Segment Start: RECORDS FOR THIS EXERCISE

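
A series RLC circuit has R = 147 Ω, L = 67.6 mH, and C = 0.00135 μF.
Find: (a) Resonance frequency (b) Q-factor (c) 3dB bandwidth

Step 1 — Resonance: ω₀ = 1/√(LC) = 1/√(0.0676·1.35e-09) = 1.047e+05 rad/s.
Step 2 — f₀ = ω₀/(2π) = 1.666e+04 Hz.
Step 3 — Series Q: Q = ω₀L/R = 1.047e+05·0.0676/147 = 48.14.
Step 4 — Bandwidth: Δω = ω₀/Q = 2175 rad/s; BW = Δω/(2π) = 346.1 Hz.

(a) f₀ = 1.666e+04 Hz  (b) Q = 48.14  (c) BW = 346.1 Hz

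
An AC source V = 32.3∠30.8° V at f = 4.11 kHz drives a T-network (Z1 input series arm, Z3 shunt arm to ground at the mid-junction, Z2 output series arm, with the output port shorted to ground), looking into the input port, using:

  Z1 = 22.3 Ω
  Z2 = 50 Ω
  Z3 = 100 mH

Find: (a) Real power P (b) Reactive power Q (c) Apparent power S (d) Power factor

Step 1 — Angular frequency: ω = 2π·f = 2π·4110 = 2.582e+04 rad/s.
Step 2 — Component impedances:
  Z1: Z = R = 22.3 Ω
  Z2: Z = R = 50 Ω
  Z3: Z = jωL = j·2.582e+04·0.1 = 0 + j2582 Ω
Step 3 — With the output port shorted to ground, the output series arm Z2 runs from the junction to ground; the shunt arm Z3 also runs from the junction to ground. They appear in parallel: Z3 || Z2 = 49.98 + j0.9677 Ω.
Step 4 — Series with input arm Z1: Z_in = Z1 + (Z3 || Z2) = 72.28 + j0.9677 Ω = 72.29∠0.8° Ω.
Step 5 — Source phasor: V = 32.3∠30.8° V = 27.74 + j16.54 V.
Step 6 — Current: I = V / Z = 0.3868 + j0.2236 A = 0.4468∠30.0° A.
Step 7 — Complex power: S = V·I* = 14.43 + j0.1932 VA.
Step 8 — Real power: P = Re(S) = 14.43 W.
Step 9 — Reactive power: Q = Im(S) = 0.1932 VAR.
Step 10 — Apparent power: |S| = 14.43 VA.
Step 11 — Power factor: PF = P/|S| = 0.9999 (lagging).

(a) P = 14.43 W  (b) Q = 0.1932 VAR  (c) S = 14.43 VA  (d) PF = 0.9999 (lagging)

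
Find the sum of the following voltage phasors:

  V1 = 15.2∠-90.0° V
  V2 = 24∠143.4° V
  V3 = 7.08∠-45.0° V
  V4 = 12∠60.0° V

Step 1 — Convert each phasor to rectangular form:
  V1 = 15.2·(cos(-90.0°) + j·sin(-90.0°)) = 0 - j15.2 V
  V2 = 24·(cos(143.4°) + j·sin(143.4°)) = -19.27 + j14.31 V
  V3 = 7.08·(cos(-45.0°) + j·sin(-45.0°)) = 5.006 - j5.006 V
  V4 = 12·(cos(60.0°) + j·sin(60.0°)) = 6 + j10.39 V
Step 2 — Sum components: V_total = -8.261 + j4.495 V.
Step 3 — Convert to polar: |V_total| = 9.405 V, ∠V_total = 151.4°.

V_total = 9.405∠151.4° V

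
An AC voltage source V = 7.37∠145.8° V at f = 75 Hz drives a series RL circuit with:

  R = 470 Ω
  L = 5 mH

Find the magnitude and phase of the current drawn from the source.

Step 1 — Angular frequency: ω = 2π·f = 2π·75 = 471.2 rad/s.
Step 2 — Component impedances:
  R: Z = R = 470 Ω
  L: Z = jωL = j·471.2·0.005 = 0 + j2.356 Ω
Step 3 — Series combination: Z_total = R + L = 470 + j2.356 Ω = 470∠0.3° Ω.
Step 4 — Source phasor: V = 7.37∠145.8° V = -6.096 + j4.143 V.
Step 5 — Ohm's law: I = V / Z_total = (-6.096 + j4.143) / (470 + j2.356) = -0.01292 + j0.008879 A.
Step 6 — Convert to polar: |I| = 0.01568 A, ∠I = 145.5°.

I = 0.01568∠145.5° A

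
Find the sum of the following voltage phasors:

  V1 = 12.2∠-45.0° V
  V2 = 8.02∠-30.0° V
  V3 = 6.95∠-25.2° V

Step 1 — Convert each phasor to rectangular form:
  V1 = 12.2·(cos(-45.0°) + j·sin(-45.0°)) = 8.627 - j8.627 V
  V2 = 8.02·(cos(-30.0°) + j·sin(-30.0°)) = 6.946 - j4.01 V
  V3 = 6.95·(cos(-25.2°) + j·sin(-25.2°)) = 6.289 - j2.959 V
Step 2 — Sum components: V_total = 21.86 - j15.6 V.
Step 3 — Convert to polar: |V_total| = 26.85 V, ∠V_total = -35.5°.

V_total = 26.85∠-35.5° V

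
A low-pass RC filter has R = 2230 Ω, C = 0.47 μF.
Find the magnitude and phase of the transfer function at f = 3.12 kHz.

Step 1 — Angular frequency: ω = 2π·3120 = 1.96e+04 rad/s.
Step 2 — Transfer function: H(jω) = 1/(1 + jωRC).
Step 3 — Denominator: 1 + jωRC = 1 + j·1.96e+04·2230·4.7e-07 = 1 + j20.55.
Step 4 — H = 0.002363 - j0.04856.
Step 5 — Magnitude: |H| = 0.04861 (-26.3 dB); phase: φ = -87.2°.

|H| = 0.04861 (-26.3 dB), φ = -87.2°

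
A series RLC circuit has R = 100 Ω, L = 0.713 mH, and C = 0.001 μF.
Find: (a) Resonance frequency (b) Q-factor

Step 1 — Resonance condition Im(Z)=0 gives ω₀ = 1/√(LC).
Step 2 — ω₀ = 1/√(0.000713·1e-09) = 1.184e+06 rad/s.
Step 3 — f₀ = ω₀/(2π) = 1.885e+05 Hz.
Step 4 — Series Q: Q = ω₀L/R = 1.184e+06·0.000713/100 = 8.444.

(a) f₀ = 1.885e+05 Hz  (b) Q = 8.444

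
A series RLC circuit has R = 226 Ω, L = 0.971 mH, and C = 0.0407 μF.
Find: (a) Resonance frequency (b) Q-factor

Step 1 — Resonance condition Im(Z)=0 gives ω₀ = 1/√(LC).
Step 2 — ω₀ = 1/√(0.000971·4.07e-08) = 1.591e+05 rad/s.
Step 3 — f₀ = ω₀/(2π) = 2.532e+04 Hz.
Step 4 — Series Q: Q = ω₀L/R = 1.591e+05·0.000971/226 = 0.6834.

(a) f₀ = 2.532e+04 Hz  (b) Q = 0.6834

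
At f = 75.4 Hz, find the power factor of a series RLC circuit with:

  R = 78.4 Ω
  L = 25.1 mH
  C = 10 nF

Step 1 — Angular frequency: ω = 2π·f = 2π·75.4 = 473.8 rad/s.
Step 2 — Component impedances:
  R: Z = R = 78.4 Ω
  L: Z = jωL = j·473.8·0.0251 = 0 + j11.89 Ω
  C: Z = 1/(jωC) = -j/(ω·C) = 0 - j2.111e+05 Ω
Step 3 — Series combination: Z_total = R + L + C = 78.4 - j2.111e+05 Ω = 2.111e+05∠-90.0° Ω.
Step 4 — Power factor: PF = cos(φ) = Re(Z)/|Z| = 78.4/2.111e+05 = 0.0003714.
Step 5 — Type: Im(Z) = -2.111e+05 ⇒ leading (phase φ = -90.0°).

PF = 0.0003714 (leading, φ = -90.0°)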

Segment End: RECORDS FOR THIS EXERCISE

■ WORK INSTRUCTIONS: All of the entries need to be reproduced exactly; please write them out.

■ THE COMPLETED TASK:
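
A series RLC circuit has R = 147 Ω, L = 67.6 mH, and C = 0.00135 μF.
Find: (a) Resonance frequency (b) Q-factor (c) 3dB bandwidth

Step 1 — Resonance: ω₀ = 1/√(LC) = 1/√(0.0676·1.35e-09) = 1.047e+05 rad/s.
Step 2 — f₀ = ω₀/(2π) = 1.666e+04 Hz.
Step 3 — Series Q: Q = ω₀L/R = 1.047e+05·0.0676/147 = 48.14.
Step 4 — Bandwidth: Δω = ω₀/Q = 2175 rad/s; BW = Δω/(2π) = 346.1 Hz.

(a) f₀ = 1.666e+04 Hz  (b) Q = 48.14  (c) BW = 346.1 Hz

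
An AC source V = 32.3∠30.8° V at f = 4.11 kHz drives a T-network (Z1 input series arm, Z3 shunt arm to ground at the mid-junction, Z2 output series arm, with the output port shorted to ground), looking into the input port, using:

  Z1 = 22.3 Ω
  Z2 = 50 Ω
  Z3 = 100 mH

Find: (a) Real power P (b) Reactive power Q (c) Apparent power S (d) Power factor

Step 1 — Angular frequency: ω = 2π·f = 2π·4110 = 2.582e+04 rad/s.
Step 2 — Component impedances:
  Z1: Z = R = 22.3 Ω
  Z2: Z = R = 50 Ω
  Z3: Z = jωL = j·2.582e+04·0.1 = 0 + j2582 Ω
Step 3 — With the output port shorted to ground, the output series arm Z2 runs from the junction to ground; the shunt arm Z3 also runs from the junction to ground. They appear in parallel: Z3 || Z2 = 49.98 + j0.9677 Ω.
Step 4 — Series with input arm Z1: Z_in = Z1 + (Z3 || Z2) = 72.28 + j0.9677 Ω = 72.29∠0.8° Ω.
Step 5 — Source phasor: V = 32.3∠30.8° V = 27.74 + j16.54 V.
Step 6 — Current: I = V / Z = 0.3868 + j0.2236 A = 0.4468∠30.0° A.
Step 7 — Complex power: S = V·I* = 14.43 + j0.1932 VA.
Step 8 — Real power: P = Re(S) = 14.43 W.
Step 9 — Reactive power: Q = Im(S) = 0.1932 VAR.
Step 10 — Apparent power: |S| = 14.43 VA.
Step 11 — Power factor: PF = P/|S| = 0.9999 (lagging).

(a) P = 14.43 W  (b) Q = 0.1932 VAR  (c) S = 14.43 VA  (d) PF = 0.9999 (lagging)

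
Find the sum of the following voltage phasors:

  V1 = 15.2∠-90.0° V
  V2 = 24∠143.4° V
  V3 = 7.08∠-45.0° V
  V4 = 12∠60.0° V

Step 1 — Convert each phasor to rectangular form:
  V1 = 15.2·(cos(-90.0°) + j·sin(-90.0°)) = 0 - j15.2 V
  V2 = 24·(cos(143.4°) + j·sin(143.4°)) = -19.27 + j14.31 V
  V3 = 7.08·(cos(-45.0°) + j·sin(-45.0°)) = 5.006 - j5.006 V
  V4 = 12·(cos(60.0°) + j·sin(60.0°)) = 6 + j10.39 V
Step 2 — Sum components: V_total = -8.261 + j4.495 V.
Step 3 — Convert to polar: |V_total| = 9.405 V, ∠V_total = 151.4°.

V_total = 9.405∠151.4° V

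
An AC voltage source V = 7.37∠145.8° V at f = 75 Hz drives a series RL circuit with:

  R = 470 Ω
  L = 5 mH

Find the magnitude and phase of the current drawn from the source.

Step 1 — Angular frequency: ω = 2π·f = 2π·75 = 471.2 rad/s.
Step 2 — Component impedances:
  R: Z = R = 470 Ω
  L: Z = jωL = j·471.2·0.005 = 0 + j2.356 Ω
Step 3 — Series combination: Z_total = R + L = 470 + j2.356 Ω = 470∠0.3° Ω.
Step 4 — Source phasor: V = 7.37∠145.8° V = -6.096 + j4.143 V.
Step 5 — Ohm's law: I = V / Z_total = (-6.096 + j4.143) / (470 + j2.356) = -0.01292 + j0.008879 A.
Step 6 — Convert to polar: |I| = 0.01568 A, ∠I = 145.5°.

I = 0.01568∠145.5° A

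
Find the sum of the following voltage phasors:

  V1 = 12.2∠-45.0° V
  V2 = 8.02∠-30.0° V
  V3 = 6.95∠-25.2° V

Step 1 — Convert each phasor to rectangular form:
  V1 = 12.2·(cos(-45.0°) + j·sin(-45.0°)) = 8.627 - j8.627 V
  V2 = 8.02·(cos(-30.0°) + j·sin(-30.0°)) = 6.946 - j4.01 V
  V3 = 6.95·(cos(-25.2°) + j·sin(-25.2°)) = 6.289 - j2.959 V
Step 2 — Sum components: V_total = 21.86 - j15.6 V.
Step 3 — Convert to polar: |V_total| = 26.85 V, ∠V_total = -35.5°.

V_total = 26.85∠-35.5° V

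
A low-pass RC filter has R = 2230 Ω, C = 0.47 μF.
Find the magnitude and phase of the transfer function at f = 3.12 kHz.

Step 1 — Angular frequency: ω = 2π·3120 = 1.96e+04 rad/s.
Step 2 — Transfer function: H(jω) = 1/(1 + jωRC).
Step 3 — Denominator: 1 + jωRC = 1 + j·1.96e+04·2230·4.7e-07 = 1 + j20.55.
Step 4 — H = 0.002363 - j0.04856.
Step 5 — Magnitude: |H| = 0.04861 (-26.3 dB); phase: φ = -87.2°.

|H| = 0.04861 (-26.3 dB), φ = -87.2°

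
A series RLC circuit has R = 100 Ω, L = 0.713 mH, and C = 0.001 μF.
Find: (a) Resonance frequency (b) Q-factor

Step 1 — Resonance condition Im(Z)=0 gives ω₀ = 1/√(LC).
Step 2 — ω₀ = 1/√(0.000713·1e-09) = 1.184e+06 rad/s.
Step 3 — f₀ = ω₀/(2π) = 1.885e+05 Hz.
Step 4 — Series Q: Q = ω₀L/R = 1.184e+06·0.000713/100 = 8.444.

(a) f₀ = 1.885e+05 Hz  (b) Q = 8.444

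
A series RLC circuit has R = 226 Ω, L = 0.971 mH, and C = 0.0407 μF.
Find: (a) Resonance frequency (b) Q-factor

Step 1 — Resonance condition Im(Z)=0 gives ω₀ = 1/√(LC).
Step 2 — ω₀ = 1/√(0.000971·4.07e-08) = 1.591e+05 rad/s.
Step 3 — f₀ = ω₀/(2π) = 2.532e+04 Hz.
Step 4 — Series Q: Q = ω₀L/R = 1.591e+05·0.000971/226 = 0.6834.

(a) f₀ = 2.532e+04 Hz  (b) Q = 0.6834

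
At f = 75.4 Hz, find the power factor of a series RLC circuit with:

  R = 78.4 Ω
  L = 25.1 mH
  C = 10 nF

Step 1 — Angular frequency: ω = 2π·f = 2π·75.4 = 473.8 rad/s.
Step 2 — Component impedances:
  R: Z = R = 78.4 Ω
  L: Z = jωL = j·473.8·0.0251 = 0 + j11.89 Ω
  C: Z = 1/(jωC) = -j/(ω·C) = 0 - j2.111e+05 Ω
Step 3 — Series combination: Z_total = R + L + C = 78.4 - j2.111e+05 Ω = 2.111e+05∠-90.0° Ω.
Step 4 — Power factor: PF = cos(φ) = Re(Z)/|Z| = 78.4/2.111e+05 = 0.0003714.
Step 5 — Type: Im(Z) = -2.111e+05 ⇒ leading (phase φ = -90.0°).

PF = 0.0003714 (leading, φ = -90.0°)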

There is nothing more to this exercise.